Dataset entries:
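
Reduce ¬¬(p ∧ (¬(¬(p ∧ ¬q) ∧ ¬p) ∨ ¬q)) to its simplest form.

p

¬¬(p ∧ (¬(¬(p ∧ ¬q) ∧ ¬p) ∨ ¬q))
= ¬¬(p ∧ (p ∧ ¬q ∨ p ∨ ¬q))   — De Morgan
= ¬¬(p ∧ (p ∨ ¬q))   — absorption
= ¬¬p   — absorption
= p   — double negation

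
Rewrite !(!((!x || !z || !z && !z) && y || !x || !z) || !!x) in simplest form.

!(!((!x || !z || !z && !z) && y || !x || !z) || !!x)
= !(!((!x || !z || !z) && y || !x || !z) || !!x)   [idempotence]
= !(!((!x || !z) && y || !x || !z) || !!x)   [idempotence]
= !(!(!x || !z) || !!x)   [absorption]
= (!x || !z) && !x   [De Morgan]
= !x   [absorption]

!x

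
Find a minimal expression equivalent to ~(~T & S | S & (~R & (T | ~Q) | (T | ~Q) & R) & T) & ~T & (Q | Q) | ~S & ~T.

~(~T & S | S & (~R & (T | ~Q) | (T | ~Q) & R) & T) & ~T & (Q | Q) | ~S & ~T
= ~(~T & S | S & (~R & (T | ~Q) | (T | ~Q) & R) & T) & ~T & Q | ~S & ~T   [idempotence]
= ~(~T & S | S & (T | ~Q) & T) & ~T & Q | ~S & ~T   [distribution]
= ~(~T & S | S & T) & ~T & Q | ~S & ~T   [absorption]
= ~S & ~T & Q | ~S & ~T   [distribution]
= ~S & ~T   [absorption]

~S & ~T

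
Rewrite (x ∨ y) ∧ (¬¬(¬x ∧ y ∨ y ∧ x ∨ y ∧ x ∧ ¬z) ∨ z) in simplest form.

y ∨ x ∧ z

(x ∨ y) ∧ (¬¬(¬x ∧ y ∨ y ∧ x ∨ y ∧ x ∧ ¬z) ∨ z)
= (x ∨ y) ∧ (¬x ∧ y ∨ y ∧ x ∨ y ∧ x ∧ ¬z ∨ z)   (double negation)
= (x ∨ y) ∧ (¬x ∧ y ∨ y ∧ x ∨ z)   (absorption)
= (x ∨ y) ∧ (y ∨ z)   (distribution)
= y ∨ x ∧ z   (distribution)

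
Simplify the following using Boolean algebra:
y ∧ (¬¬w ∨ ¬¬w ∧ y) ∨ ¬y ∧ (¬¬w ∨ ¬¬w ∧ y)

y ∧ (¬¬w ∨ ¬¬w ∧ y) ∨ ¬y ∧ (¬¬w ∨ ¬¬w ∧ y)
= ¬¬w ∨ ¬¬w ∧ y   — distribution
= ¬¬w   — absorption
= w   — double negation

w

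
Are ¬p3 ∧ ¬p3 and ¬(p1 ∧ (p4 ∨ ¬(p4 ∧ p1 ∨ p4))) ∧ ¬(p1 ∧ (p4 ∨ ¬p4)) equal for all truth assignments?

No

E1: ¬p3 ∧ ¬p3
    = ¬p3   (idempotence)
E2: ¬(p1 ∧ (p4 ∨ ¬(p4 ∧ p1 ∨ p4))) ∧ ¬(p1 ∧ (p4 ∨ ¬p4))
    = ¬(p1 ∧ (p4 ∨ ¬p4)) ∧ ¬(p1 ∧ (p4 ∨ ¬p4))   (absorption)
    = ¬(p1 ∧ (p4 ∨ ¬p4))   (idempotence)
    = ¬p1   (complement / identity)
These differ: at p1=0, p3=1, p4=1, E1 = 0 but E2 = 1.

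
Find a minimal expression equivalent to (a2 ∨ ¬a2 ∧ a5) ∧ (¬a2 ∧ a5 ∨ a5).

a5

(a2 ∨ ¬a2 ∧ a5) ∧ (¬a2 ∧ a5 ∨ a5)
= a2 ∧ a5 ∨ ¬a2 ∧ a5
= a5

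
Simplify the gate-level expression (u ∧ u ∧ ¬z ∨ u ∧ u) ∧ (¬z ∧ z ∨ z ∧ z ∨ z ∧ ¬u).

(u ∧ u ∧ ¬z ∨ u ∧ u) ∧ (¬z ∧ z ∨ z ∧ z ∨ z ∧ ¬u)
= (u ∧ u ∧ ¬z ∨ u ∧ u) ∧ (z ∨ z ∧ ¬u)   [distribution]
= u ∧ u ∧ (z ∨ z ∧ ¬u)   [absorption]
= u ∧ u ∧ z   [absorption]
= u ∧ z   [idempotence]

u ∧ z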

--

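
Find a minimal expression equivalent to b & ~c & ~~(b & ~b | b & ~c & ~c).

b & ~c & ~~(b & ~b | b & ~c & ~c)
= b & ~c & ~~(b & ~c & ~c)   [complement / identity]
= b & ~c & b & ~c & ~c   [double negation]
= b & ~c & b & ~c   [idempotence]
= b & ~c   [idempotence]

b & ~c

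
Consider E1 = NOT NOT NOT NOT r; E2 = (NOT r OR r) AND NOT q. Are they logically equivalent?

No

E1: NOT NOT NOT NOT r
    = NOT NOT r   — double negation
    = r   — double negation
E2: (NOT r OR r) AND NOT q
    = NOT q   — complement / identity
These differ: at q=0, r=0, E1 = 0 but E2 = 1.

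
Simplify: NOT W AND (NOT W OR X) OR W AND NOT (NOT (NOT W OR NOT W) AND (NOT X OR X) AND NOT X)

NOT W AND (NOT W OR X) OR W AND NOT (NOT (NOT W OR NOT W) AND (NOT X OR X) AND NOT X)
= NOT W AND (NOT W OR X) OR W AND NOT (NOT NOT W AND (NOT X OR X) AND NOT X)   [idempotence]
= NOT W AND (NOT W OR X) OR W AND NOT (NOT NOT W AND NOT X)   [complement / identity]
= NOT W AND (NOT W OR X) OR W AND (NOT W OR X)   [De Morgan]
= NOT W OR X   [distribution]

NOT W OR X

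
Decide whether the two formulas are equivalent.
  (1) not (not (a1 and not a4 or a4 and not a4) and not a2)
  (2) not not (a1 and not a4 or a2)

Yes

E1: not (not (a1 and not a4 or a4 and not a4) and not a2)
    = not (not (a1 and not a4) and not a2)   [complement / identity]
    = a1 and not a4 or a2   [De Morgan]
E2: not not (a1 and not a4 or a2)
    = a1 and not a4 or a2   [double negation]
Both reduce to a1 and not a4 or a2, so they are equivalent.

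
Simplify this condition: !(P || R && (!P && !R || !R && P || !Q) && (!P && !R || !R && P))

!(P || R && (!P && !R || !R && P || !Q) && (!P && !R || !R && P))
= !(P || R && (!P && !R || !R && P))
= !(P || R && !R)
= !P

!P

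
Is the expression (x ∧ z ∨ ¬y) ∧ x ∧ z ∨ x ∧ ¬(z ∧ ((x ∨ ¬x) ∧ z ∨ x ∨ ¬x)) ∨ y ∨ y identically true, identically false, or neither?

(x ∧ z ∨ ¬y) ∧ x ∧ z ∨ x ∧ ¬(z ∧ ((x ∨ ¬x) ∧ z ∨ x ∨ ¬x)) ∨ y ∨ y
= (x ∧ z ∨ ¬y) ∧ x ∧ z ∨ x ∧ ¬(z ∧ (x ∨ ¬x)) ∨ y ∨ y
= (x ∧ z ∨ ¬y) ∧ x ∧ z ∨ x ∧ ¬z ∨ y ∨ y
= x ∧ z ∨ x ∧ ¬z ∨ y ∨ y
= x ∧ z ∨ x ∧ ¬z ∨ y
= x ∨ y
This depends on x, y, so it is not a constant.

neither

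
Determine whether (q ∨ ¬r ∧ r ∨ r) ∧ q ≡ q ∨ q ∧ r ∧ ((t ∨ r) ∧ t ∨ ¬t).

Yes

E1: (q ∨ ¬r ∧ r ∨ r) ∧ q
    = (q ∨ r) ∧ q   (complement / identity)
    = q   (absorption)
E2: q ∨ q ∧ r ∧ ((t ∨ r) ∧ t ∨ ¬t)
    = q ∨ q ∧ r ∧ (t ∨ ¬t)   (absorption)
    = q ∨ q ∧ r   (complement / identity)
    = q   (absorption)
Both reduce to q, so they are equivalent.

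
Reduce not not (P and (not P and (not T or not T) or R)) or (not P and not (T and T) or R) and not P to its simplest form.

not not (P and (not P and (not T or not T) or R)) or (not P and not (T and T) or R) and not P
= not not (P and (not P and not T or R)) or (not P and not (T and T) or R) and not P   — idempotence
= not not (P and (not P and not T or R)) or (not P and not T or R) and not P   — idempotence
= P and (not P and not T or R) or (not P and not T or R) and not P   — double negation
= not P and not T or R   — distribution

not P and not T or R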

> Exercise requirements
Taking the lines above, repeat exactly those from the line that contains "Consider E1 = NOT" through the line that contains "(1) not (not", and both of those lines as well. Include nothing else.

> Answer section
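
Consider E1 = NOT NOT NOT NOT r; E2 = (NOT r OR r) AND NOT q. Are they logically equivalent?

No

E1: NOT NOT NOT NOT r
    = NOT NOT r   — double negation
    = r   — double negation
E2: (NOT r OR r) AND NOT q
    = NOT q   — complement / identity
These differ: at q=0, r=0, E1 = 0 but E2 = 1.

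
Simplify: NOT W AND (NOT W OR X) OR W AND NOT (NOT (NOT W OR NOT W) AND (NOT X OR X) AND NOT X)

NOT W AND (NOT W OR X) OR W AND NOT (NOT (NOT W OR NOT W) AND (NOT X OR X) AND NOT X)
= NOT W AND (NOT W OR X) OR W AND NOT (NOT NOT W AND (NOT X OR X) AND NOT X)   [idempotence]
= NOT W AND (NOT W OR X) OR W AND NOT (NOT NOT W AND NOT X)   [complement / identity]
= NOT W AND (NOT W OR X) OR W AND (NOT W OR X)   [De Morgan]
= NOT W OR X   [distribution]

NOT W OR X

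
Decide whether the two formulas are equivalent.
  (1) not (not (a1 and not a4 or a4 and not a4) and not a2)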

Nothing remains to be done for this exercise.